## The problem
Out of the data below, copy every line with the string "given".
****************************************
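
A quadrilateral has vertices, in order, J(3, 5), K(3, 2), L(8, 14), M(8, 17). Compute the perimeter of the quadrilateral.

32

|JK| = √((0)² + (-3)²) = √9 = 3
|KL| = √((5)² + (12)²) = √169 = 13
|LM| = √((0)² + (3)²) = √9 = 3
|MJ| = √((-5)² + (-12)²) = √169 = 13
Perimeter = 3 + 13 + 3 + 13 = 32.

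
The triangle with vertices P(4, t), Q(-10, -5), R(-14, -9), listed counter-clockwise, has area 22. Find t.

The doubled signed area Σ (x_i y_{i+1} − x_{i+1} y_i) is linear in t.
With t=0 it equals 36; the coefficient of t is -4 (from the two edges through P).
So -4·t + 36 = 2·22 = 44 ⇒ t = -2.

-2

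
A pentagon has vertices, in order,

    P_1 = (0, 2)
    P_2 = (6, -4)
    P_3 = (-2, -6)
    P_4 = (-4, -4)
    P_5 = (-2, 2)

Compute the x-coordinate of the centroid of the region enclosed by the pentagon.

4/23

Apply Gauss's area formula. First the cross-terms c_i = x_i·y_{i+1} − x_{i+1}·y_i:
  -12, -44, -16, -16, -4  ⇒  2A = -92, A = -46.
Then Σ (x_i + x_{i+1})·c_i = -48, so x̄ = -48 / (6·(-46)) = 4/23.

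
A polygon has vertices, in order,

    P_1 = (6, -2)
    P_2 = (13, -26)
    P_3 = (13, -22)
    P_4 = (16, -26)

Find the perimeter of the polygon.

60

|P_1P_2| = √((7)² + (-24)²) = √625 = 25
|P_2P_3| = √((0)² + (4)²) = √16 = 4
|P_3P_4| = √((3)² + (-4)²) = √25 = 5
|P_4P_1| = √((-10)² + (24)²) = √676 = 26
Perimeter = 25 + 4 + 5 + 26 = 60.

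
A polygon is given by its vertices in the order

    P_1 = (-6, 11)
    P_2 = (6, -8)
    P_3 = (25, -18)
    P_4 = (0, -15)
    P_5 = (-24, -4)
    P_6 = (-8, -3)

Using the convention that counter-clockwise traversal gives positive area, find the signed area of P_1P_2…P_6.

Σ = (-18) + (92) + (-375) + (-360) + (40) + (-106) = -727
Signed area = Σ/2 = -363.5 (negative ⇒ clockwise traversal).

-363.5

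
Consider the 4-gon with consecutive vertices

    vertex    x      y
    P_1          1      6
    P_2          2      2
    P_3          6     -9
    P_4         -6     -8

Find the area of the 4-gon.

Apply the shoelace (surveyor's) formula: 2A = Σ (x_i·y_{i+1} − x_{i+1}·y_i), indices taken mod 4.
Cross-terms: -10, -30, -102, -28  ⇒  Σ = -170
Area = |Σ|/2 = 85.

85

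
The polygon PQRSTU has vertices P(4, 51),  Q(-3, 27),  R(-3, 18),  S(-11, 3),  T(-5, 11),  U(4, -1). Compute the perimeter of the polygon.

128

|PQ| = √((-7)² + (-24)²) = √625 = 25
|QR| = √((0)² + (-9)²) = √81 = 9
|RS| = √((-8)² + (-15)²) = √289 = 17
|ST| = √((6)² + (8)²) = √100 = 10
|TU| = √((9)² + (-12)²) = √225 = 15
|UP| = √((0)² + (52)²) = √2704 = 52
Perimeter = 25 + 9 + 17 + 10 + 15 + 52 = 128.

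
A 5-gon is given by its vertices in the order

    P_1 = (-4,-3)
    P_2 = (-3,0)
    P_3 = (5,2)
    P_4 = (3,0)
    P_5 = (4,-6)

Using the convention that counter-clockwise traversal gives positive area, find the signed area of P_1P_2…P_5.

Apply the shoelace formula: 2A = Σ (x_i·y_{i+1} − x_{i+1}·y_i), indices taken mod 5.
P_1→P_2: (-4)(0) − (-3)(-3) = -9
P_2→P_3: (-3)(2) − (5)(0) = -6
P_3→P_4: (5)(0) − (3)(2) = -6
P_4→P_5: (3)(-6) − (4)(0) = -18
P_5→P_1: (4)(-3) − (-4)(-6) = -36
Σ = -75
Signed area = Σ/2 = -37.5 (negative ⇒ clockwise traversal).

-37.5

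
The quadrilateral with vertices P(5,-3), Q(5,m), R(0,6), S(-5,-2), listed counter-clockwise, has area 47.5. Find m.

The doubled signed area Σ (x_i y_{i+1} − x_{i+1} y_i) is linear in m.
With m=0 it equals 100; the coefficient of m is 5 (from the two edges through Q).
So 5·m + 100 = 2·47.5 = 95 ⇒ m = -1.

-1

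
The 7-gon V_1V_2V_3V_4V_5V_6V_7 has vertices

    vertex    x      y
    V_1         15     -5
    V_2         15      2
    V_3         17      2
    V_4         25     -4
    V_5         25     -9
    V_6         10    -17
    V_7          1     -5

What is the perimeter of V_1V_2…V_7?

70

|V_1V_2| = √((0)² + (7)²) = √49 = 7
|V_2V_3| = √((2)² + (0)²) = √4 = 2
|V_3V_4| = √((8)² + (-6)²) = √100 = 10
|V_4V_5| = √((0)² + (-5)²) = √25 = 5
|V_5V_6| = √((-15)² + (-8)²) = √289 = 17
|V_6V_7| = √((-9)² + (12)²) = √225 = 15
|V_7V_1| = √((14)² + (0)²) = √196 = 14
Perimeter = 7 + 2 + 10 + 5 + 17 + 15 + 14 = 70.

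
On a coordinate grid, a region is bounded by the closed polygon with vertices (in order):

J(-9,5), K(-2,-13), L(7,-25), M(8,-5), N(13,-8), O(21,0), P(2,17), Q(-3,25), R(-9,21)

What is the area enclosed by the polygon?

Apply the shoelace (surveyor's) formula: 2A = Σ (x_i·y_{i+1} − x_{i+1}·y_i), indices taken mod 9.
Σ = (127) + (141) + (165) + (1) + (168) + (357) + (101) + (162) + (144) = 1366
Area = |Σ|/2 = 683.

683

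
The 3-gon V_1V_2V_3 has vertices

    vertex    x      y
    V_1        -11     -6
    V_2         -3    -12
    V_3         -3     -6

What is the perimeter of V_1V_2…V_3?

|V_1V_2| = √((8)² + (-6)²) = √100 = 10
|V_2V_3| = √((0)² + (6)²) = √36 = 6
|V_3V_1| = √((-8)² + (0)²) = √64 = 8
Perimeter = 10 + 6 + 8 = 24.

24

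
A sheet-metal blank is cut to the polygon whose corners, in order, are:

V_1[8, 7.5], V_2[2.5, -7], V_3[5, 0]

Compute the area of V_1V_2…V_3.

1.125

Apply the surveyor's formula: 2A = Σ (x_i·y_{i+1} − x_{i+1}·y_i), indices taken mod 3.
Σ = (-74.75) + (35) + (37.5) = -2.25
Area = |Σ|/2 = 1.125.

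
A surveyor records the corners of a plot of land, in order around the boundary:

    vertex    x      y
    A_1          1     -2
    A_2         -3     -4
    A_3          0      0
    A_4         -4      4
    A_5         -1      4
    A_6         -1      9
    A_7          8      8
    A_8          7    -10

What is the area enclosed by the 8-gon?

Apply the surveyor's formula: 2A = Σ (x_i·y_{i+1} − x_{i+1}·y_i), indices taken mod 8.
A_1→A_2: (1)(-4) − (-3)(-2) = -10
A_2→A_3: (-3)(0) − (0)(-4) = 0
A_3→A_4: (0)(4) − (-4)(0) = 0
A_4→A_5: (-4)(4) − (-1)(4) = -12
A_5→A_6: (-1)(9) − (-1)(4) = -5
A_6→A_7: (-1)(8) − (8)(9) = -80
A_7→A_8: (8)(-10) − (7)(8) = -136
A_8→A_1: (7)(-2) − (1)(-10) = -4
Σ = -247
Area = |Σ|/2 = 123.5.

123.5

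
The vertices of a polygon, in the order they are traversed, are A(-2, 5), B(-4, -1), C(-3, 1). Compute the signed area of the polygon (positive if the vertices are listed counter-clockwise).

1

Apply the shoelace (surveyor's) formula: 2A = Σ (x_i·y_{i+1} − x_{i+1}·y_i), indices taken mod 3.
Cross-terms: 22, -7, -13  ⇒  Σ = 2
Signed area = Σ/2 = 1 (positive ⇒ counter-clockwise traversal).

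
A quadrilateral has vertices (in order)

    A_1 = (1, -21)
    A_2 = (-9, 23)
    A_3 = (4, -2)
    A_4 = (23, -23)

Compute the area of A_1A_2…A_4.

373

Σ = (-166) + (-74) + (-46) + (-460) = -746
Area = |Σ|/2 = 373.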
****************************************
## Answer to the problem
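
A polygon is given by its vertices in the order
A 5-gon is given by its vertices in the order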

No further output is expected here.